Exercise instructions: Each record that follows should be reproduced in full, character for character.

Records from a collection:
= Beginning of Section =

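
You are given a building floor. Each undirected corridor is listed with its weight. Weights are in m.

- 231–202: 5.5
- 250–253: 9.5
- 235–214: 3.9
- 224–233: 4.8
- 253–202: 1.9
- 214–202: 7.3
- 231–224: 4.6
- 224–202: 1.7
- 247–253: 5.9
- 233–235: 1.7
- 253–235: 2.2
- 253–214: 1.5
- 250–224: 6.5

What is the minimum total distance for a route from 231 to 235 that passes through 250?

Shortest 231→250: 231–224–250 = 11.1
Shortest 250→235: 250–253–235 = 11.7
Total via 250: 11.1 + 11.7 = 22.8 m.

22.8 m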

= End of Section =

The completed task:
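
You are given a building floor. Each undirected corridor is listed with its weight. Weights are in m.

- 231–202: 5.5
- 250–253: 9.5
- 235–214: 3.9
- 224–233: 4.8
- 253–202: 1.9
- 214–202: 7.3
- 231–224: 4.6
- 224–202: 1.7
- 247–253: 5.9
- 233–235: 1.7
- 253–235: 2.2
- 253–214: 1.5
- 250–224: 6.5

What is the minimum total distance for a route from 231 to 235 that passes through 250?

Shortest 231→250: 231–224–250 = 11.1
Shortest 250→235: 250–253–235 = 11.7
Total via 250: 11.1 + 11.7 = 22.8 m.

22.8 m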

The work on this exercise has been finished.